Your objective ▸ Show every line of the data that includes the word "takes".

───── Information provided

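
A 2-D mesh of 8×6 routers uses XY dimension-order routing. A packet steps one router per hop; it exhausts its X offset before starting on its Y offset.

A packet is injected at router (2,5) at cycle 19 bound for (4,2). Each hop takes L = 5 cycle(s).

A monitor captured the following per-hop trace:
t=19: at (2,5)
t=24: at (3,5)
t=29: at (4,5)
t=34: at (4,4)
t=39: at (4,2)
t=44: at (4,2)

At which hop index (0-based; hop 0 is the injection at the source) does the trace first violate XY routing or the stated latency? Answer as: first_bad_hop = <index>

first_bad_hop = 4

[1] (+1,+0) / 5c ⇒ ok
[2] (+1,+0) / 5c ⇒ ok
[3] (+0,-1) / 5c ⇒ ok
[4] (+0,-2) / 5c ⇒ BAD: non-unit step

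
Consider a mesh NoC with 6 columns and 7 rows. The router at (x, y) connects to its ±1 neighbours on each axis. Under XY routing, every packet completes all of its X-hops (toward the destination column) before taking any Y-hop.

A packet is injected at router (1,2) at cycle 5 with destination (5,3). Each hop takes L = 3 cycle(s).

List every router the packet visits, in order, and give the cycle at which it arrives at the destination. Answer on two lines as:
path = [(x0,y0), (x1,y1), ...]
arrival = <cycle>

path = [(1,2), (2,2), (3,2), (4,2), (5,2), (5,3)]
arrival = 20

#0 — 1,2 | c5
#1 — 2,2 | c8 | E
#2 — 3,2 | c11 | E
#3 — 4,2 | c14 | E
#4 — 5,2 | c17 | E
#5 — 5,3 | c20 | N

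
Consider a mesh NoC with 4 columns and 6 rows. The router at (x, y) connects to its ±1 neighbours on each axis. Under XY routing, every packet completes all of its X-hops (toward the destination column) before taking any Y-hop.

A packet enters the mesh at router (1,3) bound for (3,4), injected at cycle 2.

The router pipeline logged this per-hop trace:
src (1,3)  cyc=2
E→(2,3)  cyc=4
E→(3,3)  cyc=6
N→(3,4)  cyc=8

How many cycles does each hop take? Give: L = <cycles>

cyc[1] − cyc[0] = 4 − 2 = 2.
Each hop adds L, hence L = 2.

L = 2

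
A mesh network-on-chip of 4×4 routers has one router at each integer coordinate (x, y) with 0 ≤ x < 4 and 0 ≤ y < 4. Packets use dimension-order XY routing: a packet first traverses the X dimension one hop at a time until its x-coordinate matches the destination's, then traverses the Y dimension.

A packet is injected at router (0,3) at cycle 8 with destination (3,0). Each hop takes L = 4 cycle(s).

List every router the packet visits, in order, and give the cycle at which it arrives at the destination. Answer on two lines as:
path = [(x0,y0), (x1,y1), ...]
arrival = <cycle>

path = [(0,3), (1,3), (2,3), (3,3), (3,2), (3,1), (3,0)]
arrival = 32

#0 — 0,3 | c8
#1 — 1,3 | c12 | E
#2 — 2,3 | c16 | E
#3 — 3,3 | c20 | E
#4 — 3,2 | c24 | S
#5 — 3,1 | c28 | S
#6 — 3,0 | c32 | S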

──────────
───── Information provided

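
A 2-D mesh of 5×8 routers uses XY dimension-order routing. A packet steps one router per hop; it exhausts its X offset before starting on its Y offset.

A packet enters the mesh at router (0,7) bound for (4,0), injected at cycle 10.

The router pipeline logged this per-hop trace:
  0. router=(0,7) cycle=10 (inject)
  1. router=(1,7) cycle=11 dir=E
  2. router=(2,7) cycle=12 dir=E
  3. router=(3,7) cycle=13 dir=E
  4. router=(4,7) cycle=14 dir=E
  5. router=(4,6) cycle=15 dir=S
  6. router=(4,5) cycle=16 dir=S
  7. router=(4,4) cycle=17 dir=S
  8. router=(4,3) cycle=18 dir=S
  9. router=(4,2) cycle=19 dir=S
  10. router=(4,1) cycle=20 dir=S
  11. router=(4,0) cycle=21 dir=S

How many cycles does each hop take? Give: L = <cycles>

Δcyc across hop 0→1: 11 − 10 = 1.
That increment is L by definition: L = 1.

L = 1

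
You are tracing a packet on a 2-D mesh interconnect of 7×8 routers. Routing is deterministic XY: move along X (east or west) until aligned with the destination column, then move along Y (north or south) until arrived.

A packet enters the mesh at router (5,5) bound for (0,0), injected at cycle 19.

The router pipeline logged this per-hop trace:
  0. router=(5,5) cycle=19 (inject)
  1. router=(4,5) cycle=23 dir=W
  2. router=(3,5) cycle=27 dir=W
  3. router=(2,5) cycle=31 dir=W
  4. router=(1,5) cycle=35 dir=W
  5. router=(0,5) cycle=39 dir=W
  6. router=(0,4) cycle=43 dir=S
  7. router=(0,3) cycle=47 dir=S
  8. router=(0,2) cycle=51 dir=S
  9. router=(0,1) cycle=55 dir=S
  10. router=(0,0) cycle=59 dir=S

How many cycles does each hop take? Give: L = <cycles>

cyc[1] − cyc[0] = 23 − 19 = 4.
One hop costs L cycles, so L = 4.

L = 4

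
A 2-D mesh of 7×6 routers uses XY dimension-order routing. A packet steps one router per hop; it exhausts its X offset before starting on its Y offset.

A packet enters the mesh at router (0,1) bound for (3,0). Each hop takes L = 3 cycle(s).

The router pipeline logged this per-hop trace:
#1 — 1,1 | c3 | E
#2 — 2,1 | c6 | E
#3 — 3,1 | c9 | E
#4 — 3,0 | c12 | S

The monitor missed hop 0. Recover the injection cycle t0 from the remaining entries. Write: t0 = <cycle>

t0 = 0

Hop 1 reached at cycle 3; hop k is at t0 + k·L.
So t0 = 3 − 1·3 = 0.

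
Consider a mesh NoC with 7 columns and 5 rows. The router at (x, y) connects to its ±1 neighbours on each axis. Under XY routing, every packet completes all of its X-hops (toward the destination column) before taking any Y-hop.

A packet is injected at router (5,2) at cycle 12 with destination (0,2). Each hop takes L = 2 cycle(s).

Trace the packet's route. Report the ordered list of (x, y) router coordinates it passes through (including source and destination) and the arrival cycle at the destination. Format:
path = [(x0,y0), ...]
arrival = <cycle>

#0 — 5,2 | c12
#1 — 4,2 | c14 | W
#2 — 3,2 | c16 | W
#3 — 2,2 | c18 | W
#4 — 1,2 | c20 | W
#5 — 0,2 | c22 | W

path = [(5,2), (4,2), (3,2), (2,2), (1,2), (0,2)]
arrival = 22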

──────────

Exercise output ▸
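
A packet is injected at router (2,5) at cycle 19 bound for (4,2). Each hop takes L = 5 cycle(s).
A packet is injected at router (1,2) at cycle 5 with destination (5,3). Each hop takes L = 3 cycle(s).
A packet is injected at router (0,3) at cycle 8 with destination (3,0). Each hop takes L = 4 cycle(s).
A packet enters the mesh at router (0,1) bound for (3,0). Each hop takes L = 3 cycle(s).
A packet is injected at router (5,2) at cycle 12 with destination (0,2). Each hop takes L = 2 cycle(s).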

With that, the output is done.